**WHAT YOU ARE ASKED TO DO**
With both ends included, repeat exactly the lines of the entries below from the one containing "Rigid links are" down to the one containing "A tracer point", and no others.

**Collected data**
BEGIN
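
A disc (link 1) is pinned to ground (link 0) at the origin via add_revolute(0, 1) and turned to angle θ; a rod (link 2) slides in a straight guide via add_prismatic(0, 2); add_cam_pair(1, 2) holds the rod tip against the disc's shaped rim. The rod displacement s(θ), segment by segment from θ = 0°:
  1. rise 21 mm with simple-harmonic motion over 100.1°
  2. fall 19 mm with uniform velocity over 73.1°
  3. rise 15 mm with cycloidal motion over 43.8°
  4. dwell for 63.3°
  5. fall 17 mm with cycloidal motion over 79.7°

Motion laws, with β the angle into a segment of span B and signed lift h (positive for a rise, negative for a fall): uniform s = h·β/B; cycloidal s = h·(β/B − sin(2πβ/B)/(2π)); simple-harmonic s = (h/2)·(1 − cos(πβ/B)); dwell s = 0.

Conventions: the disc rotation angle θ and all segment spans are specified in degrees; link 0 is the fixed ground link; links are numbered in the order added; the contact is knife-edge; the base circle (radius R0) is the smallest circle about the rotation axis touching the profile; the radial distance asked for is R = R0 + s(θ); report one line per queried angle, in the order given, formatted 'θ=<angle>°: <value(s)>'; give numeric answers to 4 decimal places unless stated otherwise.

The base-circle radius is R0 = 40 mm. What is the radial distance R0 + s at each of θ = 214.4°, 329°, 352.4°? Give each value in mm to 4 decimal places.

segment 1 (0° to 100.1°, simple-harmonic, h = 21) is passed completely: s = 0.0000 + (21) = 21.0000
segment 2 (100.1° to 173.2°, uniform, h = -19) is passed completely: s = 21.0000 + (-19) = 2.0000
θ = 214.4° falls in segment 3 (173.2° to 217°, cycloidal, h = 15): β = 214.4 − 173.2 = 41.2°, B = 43.8°; Δs = 15·(0.9406 − sin(2π·0.9406)/(2π)) = 14.9795; s = 2.0000 + 14.9795 = 16.9795
segment 3 (173.2° to 217°, cycloidal, h = 15) is passed completely: s = 2.0000 + (15) = 17.0000
segment 4 (217° to 280.3°, dwell): s unchanged at 17.0000
θ = 329° falls in segment 5 (280.3° to 360°, cycloidal, h = -17): β = 329 − 280.3 = 48.7°, B = 79.7°; Δs = -17·(0.6110 − sin(2π·0.6110)/(2π)) = -12.1259; s = 17.0000 − 12.1259 = 4.8741
θ = 352.4° falls in segment 5 (280.3° to 360°, cycloidal, h = -17): β = 352.4 − 280.3 = 72.1°, B = 79.7°; Δs = -17·(0.9046 − sin(2π·0.9046)/(2π)) = -16.9047; s = 17.0000 − 16.9047 = 0.0953
θ=214.4°: R = R0 + s = 40 + 16.9795 = 56.9795
θ=329°: R = R0 + s = 40 + 4.8741 = 44.8741
θ=352.4°: R = R0 + s = 40 + 0.0953 = 40.0953

θ=214.4°: 56.9795
θ=329°: 44.8741
θ=352.4°: 40.0953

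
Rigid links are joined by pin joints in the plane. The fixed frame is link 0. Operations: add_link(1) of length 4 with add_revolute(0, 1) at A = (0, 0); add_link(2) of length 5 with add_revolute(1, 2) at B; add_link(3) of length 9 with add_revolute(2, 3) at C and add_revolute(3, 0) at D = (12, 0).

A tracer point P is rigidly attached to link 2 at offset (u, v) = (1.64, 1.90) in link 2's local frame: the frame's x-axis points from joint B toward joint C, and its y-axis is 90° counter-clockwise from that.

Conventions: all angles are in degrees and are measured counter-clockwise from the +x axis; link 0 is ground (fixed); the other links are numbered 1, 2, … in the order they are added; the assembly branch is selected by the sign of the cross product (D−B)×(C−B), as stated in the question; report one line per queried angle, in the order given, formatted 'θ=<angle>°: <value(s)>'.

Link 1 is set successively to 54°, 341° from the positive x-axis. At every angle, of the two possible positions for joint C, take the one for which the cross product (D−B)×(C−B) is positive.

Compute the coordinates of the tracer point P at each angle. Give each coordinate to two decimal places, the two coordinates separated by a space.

A=(0,0), D=(12.00,0)
θ=54°: B = A + 4.00·(cos54°, sin54°) = (2.3511, 3.2361)
θ=54°: |BD| = 10.1771
θ=54°: circle(B,5.00) ∩ circle(D,9.00): a=2.3372, h=4.4201
θ=54°:   candidates: C₊=(5.9726,6.6836) cross=44.984; C₋=(3.1616,-1.6978) cross=-44.984
θ=54°:   branch + wants cross > 0 → take C=(5.9726,6.6836) (cross=44.984)
θ=54°: ex = (C−B)/|BC| = (0.7243,0.6895); ey = (-0.6895,0.7243)
θ=54°: P = B + 1.64·ex + 1.90·ey = (2.2289,5.7430)
θ=341°: B = A + 4.00·(cos341°, sin341°) = (3.7821, -1.3023)
θ=341°: |BD| = 8.3205
θ=341°: circle(B,5.00) ∩ circle(D,9.00): a=0.7950, h=4.9364
θ=341°:   candidates: C₊=(3.7947,3.6977) cross=41.073; C₋=(5.3399,-6.0534) cross=-41.073
θ=341°:   branch + wants cross > 0 → take C=(3.7947,3.6977) (cross=41.073)
θ=341°: ex = (C−B)/|BC| = (0.0025,1.0000); ey = (-1.0000,0.0025)
θ=341°: P = B + 1.64·ex + 1.90·ey = (1.8862,0.3425)

θ=54°: 2.23 5.74
θ=341°: 1.89 0.34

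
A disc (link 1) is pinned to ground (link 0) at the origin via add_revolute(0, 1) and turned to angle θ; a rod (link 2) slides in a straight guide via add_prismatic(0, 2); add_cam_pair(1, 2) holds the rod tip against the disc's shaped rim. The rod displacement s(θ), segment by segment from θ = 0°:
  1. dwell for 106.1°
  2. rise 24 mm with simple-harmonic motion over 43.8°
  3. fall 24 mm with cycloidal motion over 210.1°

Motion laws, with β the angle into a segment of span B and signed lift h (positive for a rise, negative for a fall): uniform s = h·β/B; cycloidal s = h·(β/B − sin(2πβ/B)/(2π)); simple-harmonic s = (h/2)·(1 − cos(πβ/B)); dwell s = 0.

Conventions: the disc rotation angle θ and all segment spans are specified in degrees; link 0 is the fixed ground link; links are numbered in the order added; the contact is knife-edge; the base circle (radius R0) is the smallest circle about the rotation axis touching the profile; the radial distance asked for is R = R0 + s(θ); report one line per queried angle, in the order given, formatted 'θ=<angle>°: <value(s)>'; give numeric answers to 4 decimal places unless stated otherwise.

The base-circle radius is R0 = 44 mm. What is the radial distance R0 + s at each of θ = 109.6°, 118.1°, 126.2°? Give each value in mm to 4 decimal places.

segment 1 (0° to 106.1°, dwell): s unchanged at 0.0000
θ = 109.6° falls in segment 2 (106.1° to 149.9°, simple-harmonic, h = 24): β = 109.6 − 106.1 = 3.5°, B = 43.8°; Δs = 24/2·(1 − cos(π·0.0799)) = 0.3761; s = 0.0000 + 0.3761 = 0.3761
θ = 118.1° falls in segment 2 (106.1° to 149.9°, simple-harmonic, h = 24): β = 118.1 − 106.1 = 12°, B = 43.8°; Δs = 24/2·(1 − cos(π·0.2740)) = 4.1772; s = 0.0000 + 4.1772 = 4.1772
θ = 126.2° falls in segment 2 (106.1° to 149.9°, simple-harmonic, h = 24): β = 126.2 − 106.1 = 20.1°, B = 43.8°; Δs = 24/2·(1 − cos(π·0.4589)) = 10.4550; s = 0.0000 + 10.4550 = 10.4550
θ=109.6°: R = R0 + s = 44 + 0.3761 = 44.3761
θ=118.1°: R = R0 + s = 44 + 4.1772 = 48.1772
θ=126.2°: R = R0 + s = 44 + 10.4550 = 54.4550

θ=109.6°: 44.3761
θ=118.1°: 48.1772
θ=126.2°: 54.4550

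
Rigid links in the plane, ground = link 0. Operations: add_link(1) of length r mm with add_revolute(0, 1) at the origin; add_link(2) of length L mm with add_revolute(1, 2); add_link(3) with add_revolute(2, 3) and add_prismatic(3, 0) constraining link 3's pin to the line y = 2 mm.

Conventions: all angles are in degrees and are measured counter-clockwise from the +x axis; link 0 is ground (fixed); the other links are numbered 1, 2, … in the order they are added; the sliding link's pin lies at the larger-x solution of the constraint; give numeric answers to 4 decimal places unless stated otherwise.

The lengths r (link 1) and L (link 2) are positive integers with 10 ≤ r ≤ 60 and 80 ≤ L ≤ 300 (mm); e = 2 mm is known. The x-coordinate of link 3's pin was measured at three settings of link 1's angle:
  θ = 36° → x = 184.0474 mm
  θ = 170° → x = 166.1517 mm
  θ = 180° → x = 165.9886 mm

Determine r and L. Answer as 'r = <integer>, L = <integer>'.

constraint per measurement: (x − r cos θ)² + (r sin θ − e)² = L²
subtracting the θ₁ and θ₂ equations cancels the r² and L² terms:
r = (x₁² − x₂²) / (2[(x₁cos θ₁ + e sin θ₁) − (x₂cos θ₂ + e sin θ₂)]) = 10.0000 → r = 10
L² = (x₁ − r cos θ₁)² + (r sin θ₁ − e)² = 30975.9845 → L = 176.0000 → L = 176
check at θ₃=180°: x = 165.9886 (printed 165.9886) ✓

r = 10, L = 176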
END
**TASK OUTPUT**
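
Rigid links are joined by pin joints in the plane. The fixed frame is link 0. Operations: add_link(1) of length 4 with add_revolute(0, 1) at A = (0, 0); add_link(2) of length 5 with add_revolute(1, 2) at B; add_link(3) of length 9 with add_revolute(2, 3) at C and add_revolute(3, 0) at D = (12, 0).

A tracer point P is rigidly attached to link 2 at offset (u, v) = (1.64, 1.90) in link 2's local frame: the frame's x-axis points from joint B toward joint C, and its y-axis is 90° counter-clockwise from that.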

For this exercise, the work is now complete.